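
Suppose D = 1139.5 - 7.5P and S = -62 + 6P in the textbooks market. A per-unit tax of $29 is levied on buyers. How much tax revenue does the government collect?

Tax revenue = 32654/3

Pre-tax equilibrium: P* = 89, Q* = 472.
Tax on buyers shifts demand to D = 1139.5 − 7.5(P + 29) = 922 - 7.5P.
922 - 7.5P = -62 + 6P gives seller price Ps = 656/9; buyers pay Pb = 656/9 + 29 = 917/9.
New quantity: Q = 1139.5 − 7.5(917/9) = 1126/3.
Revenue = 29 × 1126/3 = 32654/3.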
--
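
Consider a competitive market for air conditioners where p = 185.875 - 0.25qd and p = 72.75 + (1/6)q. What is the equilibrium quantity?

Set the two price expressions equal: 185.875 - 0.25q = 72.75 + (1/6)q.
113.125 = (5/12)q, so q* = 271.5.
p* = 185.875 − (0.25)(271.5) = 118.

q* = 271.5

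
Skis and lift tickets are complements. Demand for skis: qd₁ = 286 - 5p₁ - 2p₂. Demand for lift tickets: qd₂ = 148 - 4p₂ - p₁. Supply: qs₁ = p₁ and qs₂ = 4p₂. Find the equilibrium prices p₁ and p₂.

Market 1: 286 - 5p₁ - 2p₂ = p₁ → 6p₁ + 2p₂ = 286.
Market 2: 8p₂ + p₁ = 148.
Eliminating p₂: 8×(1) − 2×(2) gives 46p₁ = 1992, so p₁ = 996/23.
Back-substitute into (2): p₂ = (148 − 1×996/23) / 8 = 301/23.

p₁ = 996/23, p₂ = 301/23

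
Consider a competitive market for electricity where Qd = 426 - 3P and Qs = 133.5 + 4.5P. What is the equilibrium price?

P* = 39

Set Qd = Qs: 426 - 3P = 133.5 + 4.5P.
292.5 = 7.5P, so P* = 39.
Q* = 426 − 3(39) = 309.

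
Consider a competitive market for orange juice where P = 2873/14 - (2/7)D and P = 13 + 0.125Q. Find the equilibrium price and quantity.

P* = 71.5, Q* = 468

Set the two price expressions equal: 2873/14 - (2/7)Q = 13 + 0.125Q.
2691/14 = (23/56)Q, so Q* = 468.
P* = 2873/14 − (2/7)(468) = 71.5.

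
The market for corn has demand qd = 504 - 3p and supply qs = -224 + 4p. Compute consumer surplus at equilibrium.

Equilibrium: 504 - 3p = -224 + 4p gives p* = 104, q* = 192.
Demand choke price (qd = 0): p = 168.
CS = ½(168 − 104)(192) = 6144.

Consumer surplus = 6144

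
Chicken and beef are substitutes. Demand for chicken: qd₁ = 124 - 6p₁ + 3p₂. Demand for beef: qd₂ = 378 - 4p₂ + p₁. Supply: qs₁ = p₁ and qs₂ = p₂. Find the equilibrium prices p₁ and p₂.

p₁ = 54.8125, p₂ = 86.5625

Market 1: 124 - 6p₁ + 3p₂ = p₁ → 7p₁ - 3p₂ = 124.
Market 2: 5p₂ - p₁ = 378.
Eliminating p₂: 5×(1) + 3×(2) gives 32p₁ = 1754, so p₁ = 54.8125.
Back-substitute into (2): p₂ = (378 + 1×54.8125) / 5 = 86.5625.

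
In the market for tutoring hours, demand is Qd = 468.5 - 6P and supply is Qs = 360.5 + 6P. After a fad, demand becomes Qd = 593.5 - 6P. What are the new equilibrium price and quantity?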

- What to produce: In the listing above, transcribe exactly everything from the line containing "Consider a competitive market for orange" down to the line containing "In the market", including both and nothing more.

- Result of this task:
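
Consider a competitive market for orange juice where P = 2873/14 - (2/7)D and P = 13 + 0.125Q. Find the equilibrium price and quantity.

P* = 71.5, Q* = 468

Set the two price expressions equal: 2873/14 - (2/7)Q = 13 + 0.125Q.
2691/14 = (23/56)Q, so Q* = 468.
P* = 2873/14 − (2/7)(468) = 71.5.

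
The market for corn has demand qd = 504 - 3p and supply qs = -224 + 4p. Compute consumer surplus at equilibrium.

Equilibrium: 504 - 3p = -224 + 4p gives p* = 104, q* = 192.
Demand choke price (qd = 0): p = 168.
CS = ½(168 − 104)(192) = 6144.

Consumer surplus = 6144

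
Chicken and beef are substitutes. Demand for chicken: qd₁ = 124 - 6p₁ + 3p₂. Demand for beef: qd₂ = 378 - 4p₂ + p₁. Supply: qs₁ = p₁ and qs₂ = p₂. Find the equilibrium prices p₁ and p₂.

p₁ = 54.8125, p₂ = 86.5625

Market 1: 124 - 6p₁ + 3p₂ = p₁ → 7p₁ - 3p₂ = 124.
Market 2: 5p₂ - p₁ = 378.
Eliminating p₂: 5×(1) + 3×(2) gives 32p₁ = 1754, so p₁ = 54.8125.
Back-substitute into (2): p₂ = (378 + 1×54.8125) / 5 = 86.5625.

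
In the market for tutoring hours, demand is Qd = 468.5 - 6P and supply is Qs = 360.5 + 6P. After a fad, demand becomes Qd = 593.5 - 6P. What are the new equilibrium price and quantity?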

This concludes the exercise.